*ABOUT THIS TASK*
Every entry must be duplicated word for word.

━━━

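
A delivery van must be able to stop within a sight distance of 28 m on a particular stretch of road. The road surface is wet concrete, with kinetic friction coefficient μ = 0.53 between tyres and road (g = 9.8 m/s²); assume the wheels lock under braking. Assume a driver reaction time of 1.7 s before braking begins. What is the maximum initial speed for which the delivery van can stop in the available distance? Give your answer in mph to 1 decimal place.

a = μg = 0.53 × 9.8 = 5.194 m/s².
Stopping distance: v·t_r + v²/(2a) = 28 with t_r = 1.7 s and a = 5.194 m/s².
So v² + 17.660 v − 290.86 = 0.
Positive root: v = −a·t_r + √((a·t_r)² + 2a·d) = −8.830 + √(77.969 + 290.86) = 10.3749 m/s.
10.3749 m/s ÷ 0.44704 = 23.208 mph.

Maximum speed ≈ 23.2 mph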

━━━

*ANSWER SECTION*
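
A delivery van must be able to stop within a sight distance of 28 m on a particular stretch of road. The road surface is wet concrete, with kinetic friction coefficient μ = 0.53 between tyres and road (g = 9.8 m/s²); assume the wheels lock under braking. Assume a driver reaction time of 1.7 s before braking begins. What is the maximum initial speed for which the delivery van can stop in the available distance? Give your answer in mph to 1 decimal place.

a = μg = 0.53 × 9.8 = 5.194 m/s².
Stopping distance: v·t_r + v²/(2a) = 28 with t_r = 1.7 s and a = 5.194 m/s².
So v² + 17.660 v − 290.86 = 0.
Positive root: v = −a·t_r + √((a·t_r)² + 2a·d) = −8.830 + √(77.969 + 290.86) = 10.3749 m/s.
10.3749 m/s ÷ 0.44704 = 23.208 mph.

Maximum speed ≈ 23.2 mph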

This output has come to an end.